> **TRY IT**
Write back each entry precisely as it is given.
◆ ◆ ◆ ◆
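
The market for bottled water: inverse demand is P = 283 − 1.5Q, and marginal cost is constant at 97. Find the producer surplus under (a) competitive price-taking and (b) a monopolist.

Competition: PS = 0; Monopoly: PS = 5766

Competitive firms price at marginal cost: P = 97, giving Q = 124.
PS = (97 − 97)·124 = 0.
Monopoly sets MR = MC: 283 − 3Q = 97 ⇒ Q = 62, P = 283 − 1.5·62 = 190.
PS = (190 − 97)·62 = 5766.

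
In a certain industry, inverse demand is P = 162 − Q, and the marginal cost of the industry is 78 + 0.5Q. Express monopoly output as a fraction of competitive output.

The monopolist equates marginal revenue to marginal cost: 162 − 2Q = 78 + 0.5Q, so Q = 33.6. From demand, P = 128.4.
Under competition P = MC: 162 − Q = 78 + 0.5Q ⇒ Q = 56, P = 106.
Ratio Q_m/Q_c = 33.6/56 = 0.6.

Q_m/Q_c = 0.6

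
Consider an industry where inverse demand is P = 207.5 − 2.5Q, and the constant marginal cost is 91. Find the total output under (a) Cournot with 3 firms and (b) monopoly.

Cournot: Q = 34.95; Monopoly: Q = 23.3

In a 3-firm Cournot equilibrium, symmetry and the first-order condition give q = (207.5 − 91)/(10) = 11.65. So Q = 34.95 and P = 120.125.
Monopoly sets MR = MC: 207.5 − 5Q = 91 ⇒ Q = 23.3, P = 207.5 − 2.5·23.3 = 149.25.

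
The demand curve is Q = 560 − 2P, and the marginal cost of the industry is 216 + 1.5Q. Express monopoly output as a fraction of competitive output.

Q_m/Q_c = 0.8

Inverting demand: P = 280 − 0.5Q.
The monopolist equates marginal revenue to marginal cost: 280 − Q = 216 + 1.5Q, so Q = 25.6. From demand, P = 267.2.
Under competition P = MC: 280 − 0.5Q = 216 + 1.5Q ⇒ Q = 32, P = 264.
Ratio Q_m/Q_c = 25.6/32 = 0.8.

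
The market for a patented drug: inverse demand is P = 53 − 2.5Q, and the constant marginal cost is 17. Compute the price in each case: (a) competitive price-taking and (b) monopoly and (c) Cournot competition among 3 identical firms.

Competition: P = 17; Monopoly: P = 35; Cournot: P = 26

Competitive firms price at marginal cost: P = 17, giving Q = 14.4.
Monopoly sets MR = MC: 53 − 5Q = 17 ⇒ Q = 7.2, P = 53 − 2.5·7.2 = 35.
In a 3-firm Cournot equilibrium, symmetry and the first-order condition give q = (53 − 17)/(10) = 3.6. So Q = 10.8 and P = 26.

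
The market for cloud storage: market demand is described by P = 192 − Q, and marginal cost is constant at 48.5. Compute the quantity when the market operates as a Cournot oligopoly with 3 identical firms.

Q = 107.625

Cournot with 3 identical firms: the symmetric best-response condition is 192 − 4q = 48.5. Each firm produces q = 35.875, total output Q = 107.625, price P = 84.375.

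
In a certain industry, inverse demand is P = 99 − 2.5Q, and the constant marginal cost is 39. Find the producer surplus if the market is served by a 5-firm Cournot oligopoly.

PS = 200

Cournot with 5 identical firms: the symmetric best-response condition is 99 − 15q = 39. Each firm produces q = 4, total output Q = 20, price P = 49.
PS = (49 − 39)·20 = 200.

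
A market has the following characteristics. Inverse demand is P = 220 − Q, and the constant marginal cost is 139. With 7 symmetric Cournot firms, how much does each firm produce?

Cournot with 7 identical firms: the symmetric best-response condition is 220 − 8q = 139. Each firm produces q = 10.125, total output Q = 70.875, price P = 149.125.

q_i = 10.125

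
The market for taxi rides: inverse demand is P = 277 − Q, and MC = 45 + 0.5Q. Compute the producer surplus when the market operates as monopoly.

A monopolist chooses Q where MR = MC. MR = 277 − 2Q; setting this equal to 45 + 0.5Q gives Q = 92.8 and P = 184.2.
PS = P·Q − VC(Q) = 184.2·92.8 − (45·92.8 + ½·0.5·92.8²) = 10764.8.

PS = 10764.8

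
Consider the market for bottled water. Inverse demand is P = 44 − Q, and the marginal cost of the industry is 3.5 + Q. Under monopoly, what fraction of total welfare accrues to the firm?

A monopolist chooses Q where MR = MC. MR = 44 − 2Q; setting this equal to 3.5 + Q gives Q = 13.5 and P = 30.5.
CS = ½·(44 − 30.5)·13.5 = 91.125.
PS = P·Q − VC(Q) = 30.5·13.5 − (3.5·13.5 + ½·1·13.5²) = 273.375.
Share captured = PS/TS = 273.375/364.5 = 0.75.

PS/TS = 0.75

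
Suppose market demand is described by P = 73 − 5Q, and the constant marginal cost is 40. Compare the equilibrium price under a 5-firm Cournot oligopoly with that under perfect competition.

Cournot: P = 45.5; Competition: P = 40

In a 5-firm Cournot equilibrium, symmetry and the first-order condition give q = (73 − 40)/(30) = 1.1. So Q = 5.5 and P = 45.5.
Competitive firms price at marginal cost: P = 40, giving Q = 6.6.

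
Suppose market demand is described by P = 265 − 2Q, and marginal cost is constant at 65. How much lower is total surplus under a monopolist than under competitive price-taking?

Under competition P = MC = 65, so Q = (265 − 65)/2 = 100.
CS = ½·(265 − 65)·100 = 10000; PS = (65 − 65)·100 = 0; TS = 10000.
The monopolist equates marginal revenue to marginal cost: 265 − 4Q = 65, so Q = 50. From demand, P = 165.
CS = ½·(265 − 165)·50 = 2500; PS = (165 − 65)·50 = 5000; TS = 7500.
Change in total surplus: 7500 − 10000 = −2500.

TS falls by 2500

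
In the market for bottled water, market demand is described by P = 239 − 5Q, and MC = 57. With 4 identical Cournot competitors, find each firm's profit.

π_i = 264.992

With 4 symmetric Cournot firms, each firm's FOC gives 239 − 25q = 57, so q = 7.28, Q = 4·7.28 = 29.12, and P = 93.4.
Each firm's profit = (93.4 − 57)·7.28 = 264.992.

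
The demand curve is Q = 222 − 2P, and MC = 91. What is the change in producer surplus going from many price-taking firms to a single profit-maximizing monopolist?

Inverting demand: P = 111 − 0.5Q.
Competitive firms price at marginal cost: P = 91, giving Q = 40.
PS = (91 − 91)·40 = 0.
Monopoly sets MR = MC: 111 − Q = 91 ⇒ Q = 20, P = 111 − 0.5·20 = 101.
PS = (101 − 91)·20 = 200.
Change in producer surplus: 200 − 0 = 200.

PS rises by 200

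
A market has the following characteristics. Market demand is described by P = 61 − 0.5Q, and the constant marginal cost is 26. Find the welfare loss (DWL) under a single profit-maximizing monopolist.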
◆ ◆ ◆ ◆
> **ANSWER SPACE**
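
The market for bottled water: inverse demand is P = 283 − 1.5Q, and marginal cost is constant at 97. Find the producer surplus under (a) competitive price-taking and (b) a monopolist.

Competition: PS = 0; Monopoly: PS = 5766

Competitive firms price at marginal cost: P = 97, giving Q = 124.
PS = (97 − 97)·124 = 0.
Monopoly sets MR = MC: 283 − 3Q = 97 ⇒ Q = 62, P = 283 − 1.5·62 = 190.
PS = (190 − 97)·62 = 5766.

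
In a certain industry, inverse demand is P = 162 − Q, and the marginal cost of the industry is 78 + 0.5Q. Express monopoly output as a fraction of competitive output.

The monopolist equates marginal revenue to marginal cost: 162 − 2Q = 78 + 0.5Q, so Q = 33.6. From demand, P = 128.4.
Under competition P = MC: 162 − Q = 78 + 0.5Q ⇒ Q = 56, P = 106.
Ratio Q_m/Q_c = 33.6/56 = 0.6.

Q_m/Q_c = 0.6

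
Consider an industry where inverse demand is P = 207.5 − 2.5Q, and the constant marginal cost is 91. Find the total output under (a) Cournot with 3 firms and (b) monopoly.

Cournot: Q = 34.95; Monopoly: Q = 23.3

In a 3-firm Cournot equilibrium, symmetry and the first-order condition give q = (207.5 − 91)/(10) = 11.65. So Q = 34.95 and P = 120.125.
Monopoly sets MR = MC: 207.5 − 5Q = 91 ⇒ Q = 23.3, P = 207.5 − 2.5·23.3 = 149.25.

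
The demand curve is Q = 560 − 2P, and the marginal cost of the industry is 216 + 1.5Q. Express monopoly output as a fraction of competitive output.

Q_m/Q_c = 0.8

Inverting demand: P = 280 − 0.5Q.
The monopolist equates marginal revenue to marginal cost: 280 − Q = 216 + 1.5Q, so Q = 25.6. From demand, P = 267.2.
Under competition P = MC: 280 − 0.5Q = 216 + 1.5Q ⇒ Q = 32, P = 264.
Ratio Q_m/Q_c = 25.6/32 = 0.8.

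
The market for a patented drug: inverse demand is P = 53 − 2.5Q, and the constant marginal cost is 17. Compute the price in each case: (a) competitive price-taking and (b) monopoly and (c) Cournot competition among 3 identical firms.

Competition: P = 17; Monopoly: P = 35; Cournot: P = 26

Competitive firms price at marginal cost: P = 17, giving Q = 14.4.
Monopoly sets MR = MC: 53 − 5Q = 17 ⇒ Q = 7.2, P = 53 − 2.5·7.2 = 35.
In a 3-firm Cournot equilibrium, symmetry and the first-order condition give q = (53 − 17)/(10) = 3.6. So Q = 10.8 and P = 26.

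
The market for cloud storage: market demand is described by P = 192 − Q, and marginal cost is constant at 48.5. Compute the quantity when the market operates as a Cournot oligopoly with 3 identical firms.

Q = 107.625

Cournot with 3 identical firms: the symmetric best-response condition is 192 − 4q = 48.5. Each firm produces q = 35.875, total output Q = 107.625, price P = 84.375.

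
In a certain industry, inverse demand is P = 99 − 2.5Q, and the constant marginal cost is 39. Find the producer surplus if the market is served by a 5-firm Cournot oligopoly.

PS = 200

Cournot with 5 identical firms: the symmetric best-response condition is 99 − 15q = 39. Each firm produces q = 4, total output Q = 20, price P = 49.
PS = (49 − 39)·20 = 200.

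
A market has the following characteristics. Inverse demand is P = 220 − Q, and the constant marginal cost is 139. With 7 symmetric Cournot firms, how much does each firm produce?

Cournot with 7 identical firms: the symmetric best-response condition is 220 − 8q = 139. Each firm produces q = 10.125, total output Q = 70.875, price P = 149.125.

q_i = 10.125

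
The market for taxi rides: inverse demand is P = 277 − Q, and MC = 45 + 0.5Q. Compute the producer surplus when the market operates as monopoly.

A monopolist chooses Q where MR = MC. MR = 277 − 2Q; setting this equal to 45 + 0.5Q gives Q = 92.8 and P = 184.2.
PS = P·Q − VC(Q) = 184.2·92.8 − (45·92.8 + ½·0.5·92.8²) = 10764.8.

PS = 10764.8

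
Consider the market for bottled water. Inverse demand is P = 44 − Q, and the marginal cost of the industry is 3.5 + Q. Under monopoly, what fraction of total welfare accrues to the firm?

A monopolist chooses Q where MR = MC. MR = 44 − 2Q; setting this equal to 3.5 + Q gives Q = 13.5 and P = 30.5.
CS = ½·(44 − 30.5)·13.5 = 91.125.
PS = P·Q − VC(Q) = 30.5·13.5 − (3.5·13.5 + ½·1·13.5²) = 273.375.
Share captured = PS/TS = 273.375/364.5 = 0.75.

PS/TS = 0.75

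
Suppose market demand is described by P = 73 − 5Q, and the constant marginal cost is 40. Compare the equilibrium price under a 5-firm Cournot oligopoly with that under perfect competition.

Cournot: P = 45.5; Competition: P = 40

In a 5-firm Cournot equilibrium, symmetry and the first-order condition give q = (73 − 40)/(30) = 1.1. So Q = 5.5 and P = 45.5.
Competitive firms price at marginal cost: P = 40, giving Q = 6.6.

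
Suppose market demand is described by P = 265 − 2Q, and marginal cost is constant at 65. How much lower is total surplus under a monopolist than under competitive price-taking?

Under competition P = MC = 65, so Q = (265 − 65)/2 = 100.
CS = ½·(265 − 65)·100 = 10000; PS = (65 − 65)·100 = 0; TS = 10000.
The monopolist equates marginal revenue to marginal cost: 265 − 4Q = 65, so Q = 50. From demand, P = 165.
CS = ½·(265 − 165)·50 = 2500; PS = (165 − 65)·50 = 5000; TS = 7500.
Change in total surplus: 7500 − 10000 = −2500.

TS falls by 2500

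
In the market for bottled water, market demand is described by P = 239 − 5Q, and MC = 57. With 4 identical Cournot competitors, find each firm's profit.

π_i = 264.992

With 4 symmetric Cournot firms, each firm's FOC gives 239 − 25q = 57, so q = 7.28, Q = 4·7.28 = 29.12, and P = 93.4.
Each firm's profit = (93.4 − 57)·7.28 = 264.992.

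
The demand curve is Q = 222 − 2P, and MC = 91. What is the change in producer surplus going from many price-taking firms to a single profit-maximizing monopolist?

Inverting demand: P = 111 − 0.5Q.
Competitive firms price at marginal cost: P = 91, giving Q = 40.
PS = (91 − 91)·40 = 0.
Monopoly sets MR = MC: 111 − Q = 91 ⇒ Q = 20, P = 111 − 0.5·20 = 101.
PS = (101 − 91)·20 = 200.
Change in producer surplus: 200 − 0 = 200.

PS rises by 200

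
A market has the following characteristics. Market demand is described by P = 61 − 0.5Q, and the constant marginal cost is 26. Find the welfare loss (DWL) under a single profit-maximizing monopolist.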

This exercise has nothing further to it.